## EXERCISE MATERIALS
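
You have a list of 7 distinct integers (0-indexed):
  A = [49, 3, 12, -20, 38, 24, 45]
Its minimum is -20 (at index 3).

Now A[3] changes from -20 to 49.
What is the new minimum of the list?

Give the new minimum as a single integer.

Answer: 3

Derivation:
Old min = -20 (at index 3)
Change: A[3] -20 -> 49
Changed element WAS the min. Need to check: is 49 still <= all others?
  Min of remaining elements: 3
  New min = min(49, 3) = 3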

## WORK INSTRUCTIONS
In the records above, each line with the string "list" should be copied.

## SOLUTION FOR THIS TASK
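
You have a list of 7 distinct integers (0-indexed):
What is the new minimum of the list?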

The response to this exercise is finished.